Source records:
● ● ● ●

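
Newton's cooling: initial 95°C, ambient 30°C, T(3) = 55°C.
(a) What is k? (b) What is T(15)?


Newton's law: T(t) = T_a + (T₀ - T_a)e^(-kt).
(a) Use T(3) = 55: (55 - 30)/(95 - 30) = e^(-k·3), so k = -ln(0.385)/3 ≈ 0.3185.
(b) Apply k to t = 15: T(15) = 30 + (65)e^(-4.778) ≈ 30.5°C.


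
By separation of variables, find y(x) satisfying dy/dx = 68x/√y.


Separate: √y dy = 68x dx.
Integrate: (2/3)y^(3/2) = 34x² + C.


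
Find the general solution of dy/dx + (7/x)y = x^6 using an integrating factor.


P(x) = 7/x ⇒ μ = x^7.
(x^7 y)' = x^7·x^6 = x^13.
Integrate: x^7 y = x^14/(14) + C.
Solve for y: y = (1/14)x^7 + C/x^7.


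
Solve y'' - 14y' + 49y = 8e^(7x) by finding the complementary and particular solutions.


Characteristic polynomial (r - 7)² = 0; repeated root r = 7.
y_h = (C₁ + C₂x)e^(7x). Forcing matches the repeated root (resonance), so try y_p = Ax² e^(7x).
Substitute and solve for A: 2A = 8, so A = 4.
General solution: y = (C₁ + C₂x + 4x²)e^(7x).


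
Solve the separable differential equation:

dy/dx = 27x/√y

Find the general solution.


Separate: √y dy = 27x dx.
Integrate: (2/3)y^(3/2) = (27/2)x² + C.


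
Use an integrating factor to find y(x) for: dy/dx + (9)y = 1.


P(x) = 9, Q(x) = 1; integrating factor μ = e^(9x).
(μ y)' = e^(9x) ⇒ μ y = (1/9)e^(9x) + C.
Divide by μ: y = 1/9 + Ce^(-9x).


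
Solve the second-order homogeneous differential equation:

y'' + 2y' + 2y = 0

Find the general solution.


Characteristic equation: r² + 2r + 2 = 0.
Discriminant is negative; roots r = -1 ± 1i (complex conjugate pair).
General solution uses e^(α x)(C₁ cos(β x) + C₂ sin(β x)): y = e^(-x)(C₁cos(x) + C₂sin(x)).


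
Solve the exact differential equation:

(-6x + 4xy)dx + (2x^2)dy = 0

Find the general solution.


Check exactness: ∂M/∂y = 4x and ∂N/∂x = 4x; equal, so the equation is exact.
Integrate M with respect to x (treating y as constant): ∫M dx = -3x^2 + 2x^2y + h(y).
Differentiate w.r.t. y and set equal to N: all terms match, so h'(y) = 0 and h is a constant absorbed into C.
General solution: -3x^2 + 2x^2y = C.


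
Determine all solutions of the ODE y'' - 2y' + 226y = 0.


Characteristic equation: r² - 2r + 226 = 0.
Discriminant is negative; roots r = 1 ± 15i (complex conjugate pair).
General solution uses e^(α x)(C₁ cos(β x) + C₂ sin(β x)): y = e^(x)(C₁cos(15x) + C₂sin(15x)).


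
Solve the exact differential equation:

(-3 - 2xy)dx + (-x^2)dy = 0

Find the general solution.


Check exactness: ∂M/∂y = -2x and ∂N/∂x = -2x; equal, so the equation is exact.
Integrate M with respect to x (treating y as constant): ∫M dx = -3x - x^2y + h(y).
Differentiate w.r.t. y and set equal to N: all terms match, so h'(y) = 0 and h is a constant absorbed into C.
General solution: -3x - x^2y = C.


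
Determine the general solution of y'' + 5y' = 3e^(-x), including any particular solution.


Characteristic roots of r² + 5r = 0 are -5, 0.
y_h = C₁e^(-5x) + C₂.
Forcing exponent -1 is not a characteristic root; try y_p = Ae^(-x).
Substitute: A·(1 + (5)·-1 + (0)) = A·-4 = 3, so A = -3/4.
General solution: y = C₁e^(-5x) + C₂ - (3/4)e^(-x).


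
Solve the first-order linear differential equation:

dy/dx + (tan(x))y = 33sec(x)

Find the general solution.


P(x) = tan(x) ⇒ μ = e^(∫tan(x)dx) = sec(x).
(sec(x) y)' = 33sec²(x) ⇒ sec(x) y = 33tan(x) + C.
Multiply by cos(x): y = 33sin(x) + C·cos(x).


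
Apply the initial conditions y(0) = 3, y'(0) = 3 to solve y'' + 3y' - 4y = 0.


Characteristic roots of r² + 3r - 4 = 0 are -4, 1.
General solution y = c₁ e^(-4x) + c₂ e^(x).
Apply y(0) = 3: c₁ + c₂ = 3. Apply y'(0) = 3: -4 c₁ + 1 c₂ = 3.
Solve: c₁ = 0, c₂ = 3.
Particular solution: y = 0e^(-4x) + 3e^(x).


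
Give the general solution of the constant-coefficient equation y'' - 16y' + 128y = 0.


Characteristic equation: r² - 16r + 128 = 0.
Discriminant is negative; roots r = 8 ± 8i (complex conjugate pair).
General solution uses e^(α x)(C₁ cos(β x) + C₂ sin(β x)): y = e^(8x)(C₁cos(8x) + C₂sin(8x)).


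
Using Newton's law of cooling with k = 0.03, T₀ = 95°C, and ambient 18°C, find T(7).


Newton's law: dT/dt = -k(T - T_a) has solution T(t) = T_a + (T₀ - T_a)e^(-kt).
Plug in T_a = 18, T₀ = 95, k = 0.03, t = 7: T(7) = 18 + (77)e^(-0.21) ≈ 80.4°C.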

● ● ● ●

* _DIRECTIONS_: The answer must be a word-for-word reproduction of every record above.

* _RESPONSE TO THIS EXERCISE_:
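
Newton's cooling: initial 95°C, ambient 30°C, T(3) = 55°C.
(a) What is k? (b) What is T(15)?


Newton's law: T(t) = T_a + (T₀ - T_a)e^(-kt).
(a) Use T(3) = 55: (55 - 30)/(95 - 30) = e^(-k·3), so k = -ln(0.385)/3 ≈ 0.3185.
(b) Apply k to t = 15: T(15) = 30 + (65)e^(-4.778) ≈ 30.5°C.


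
By separation of variables, find y(x) satisfying dy/dx = 68x/√y.


Separate: √y dy = 68x dx.
Integrate: (2/3)y^(3/2) = 34x² + C.


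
Find the general solution of dy/dx + (7/x)y = x^6 using an integrating factor.


P(x) = 7/x ⇒ μ = x^7.
(x^7 y)' = x^7·x^6 = x^13.
Integrate: x^7 y = x^14/(14) + C.
Solve for y: y = (1/14)x^7 + C/x^7.


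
Solve y'' - 14y' + 49y = 8e^(7x) by finding the complementary and particular solutions.


Characteristic polynomial (r - 7)² = 0; repeated root r = 7.
y_h = (C₁ + C₂x)e^(7x). Forcing matches the repeated root (resonance), so try y_p = Ax² e^(7x).
Substitute and solve for A: 2A = 8, so A = 4.
General solution: y = (C₁ + C₂x + 4x²)e^(7x).


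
Solve the separable differential equation:

dy/dx = 27x/√y

Find the general solution.


Separate: √y dy = 27x dx.
Integrate: (2/3)y^(3/2) = (27/2)x² + C.


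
Use an integrating factor to find y(x) for: dy/dx + (9)y = 1.


P(x) = 9, Q(x) = 1; integrating factor μ = e^(9x).
(μ y)' = e^(9x) ⇒ μ y = (1/9)e^(9x) + C.
Divide by μ: y = 1/9 + Ce^(-9x).


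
Solve the second-order homogeneous differential equation:

y'' + 2y' + 2y = 0

Find the general solution.


Characteristic equation: r² + 2r + 2 = 0.
Discriminant is negative; roots r = -1 ± 1i (complex conjugate pair).
General solution uses e^(α x)(C₁ cos(β x) + C₂ sin(β x)): y = e^(-x)(C₁cos(x) + C₂sin(x)).


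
Solve the exact differential equation:

(-6x + 4xy)dx + (2x^2)dy = 0

Find the general solution.


Check exactness: ∂M/∂y = 4x and ∂N/∂x = 4x; equal, so the equation is exact.
Integrate M with respect to x (treating y as constant): ∫M dx = -3x^2 + 2x^2y + h(y).
Differentiate w.r.t. y and set equal to N: all terms match, so h'(y) = 0 and h is a constant absorbed into C.
General solution: -3x^2 + 2x^2y = C.


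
Determine all solutions of the ODE y'' - 2y' + 226y = 0.


Characteristic equation: r² - 2r + 226 = 0.
Discriminant is negative; roots r = 1 ± 15i (complex conjugate pair).
General solution uses e^(α x)(C₁ cos(β x) + C₂ sin(β x)): y = e^(x)(C₁cos(15x) + C₂sin(15x)).


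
Solve the exact differential equation:

(-3 - 2xy)dx + (-x^2)dy = 0

Find the general solution.


Check exactness: ∂M/∂y = -2x and ∂N/∂x = -2x; equal, so the equation is exact.
Integrate M with respect to x (treating y as constant): ∫M dx = -3x - x^2y + h(y).
Differentiate w.r.t. y and set equal to N: all terms match, so h'(y) = 0 and h is a constant absorbed into C.
General solution: -3x - x^2y = C.


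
Determine the general solution of y'' + 5y' = 3e^(-x), including any particular solution.


Characteristic roots of r² + 5r = 0 are -5, 0.
y_h = C₁e^(-5x) + C₂.
Forcing exponent -1 is not a characteristic root; try y_p = Ae^(-x).
Substitute: A·(1 + (5)·-1 + (0)) = A·-4 = 3, so A = -3/4.
General solution: y = C₁e^(-5x) + C₂ - (3/4)e^(-x).


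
Solve the first-order linear differential equation:

dy/dx + (tan(x))y = 33sec(x)

Find the general solution.


P(x) = tan(x) ⇒ μ = e^(∫tan(x)dx) = sec(x).
(sec(x) y)' = 33sec²(x) ⇒ sec(x) y = 33tan(x) + C.
Multiply by cos(x): y = 33sin(x) + C·cos(x).


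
Apply the initial conditions y(0) = 3, y'(0) = 3 to solve y'' + 3y' - 4y = 0.


Characteristic roots of r² + 3r - 4 = 0 are -4, 1.
General solution y = c₁ e^(-4x) + c₂ e^(x).
Apply y(0) = 3: c₁ + c₂ = 3. Apply y'(0) = 3: -4 c₁ + 1 c₂ = 3.
Solve: c₁ = 0, c₂ = 3.
Particular solution: y = 0e^(-4x) + 3e^(x).


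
Give the general solution of the constant-coefficient equation y'' - 16y' + 128y = 0.


Characteristic equation: r² - 16r + 128 = 0.
Discriminant is negative; roots r = 8 ± 8i (complex conjugate pair).
General solution uses e^(α x)(C₁ cos(β x) + C₂ sin(β x)): y = e^(8x)(C₁cos(8x) + C₂sin(8x)).


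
Using Newton's law of cooling with k = 0.03, T₀ = 95°C, and ambient 18°C, find T(7).


Newton's law: dT/dt = -k(T - T_a) has solution T(t) = T_a + (T₀ - T_a)e^(-kt).
Plug in T_a = 18, T₀ = 95, k = 0.03, t = 7: T(7) = 18 + (77)e^(-0.21) ≈ 80.4°C.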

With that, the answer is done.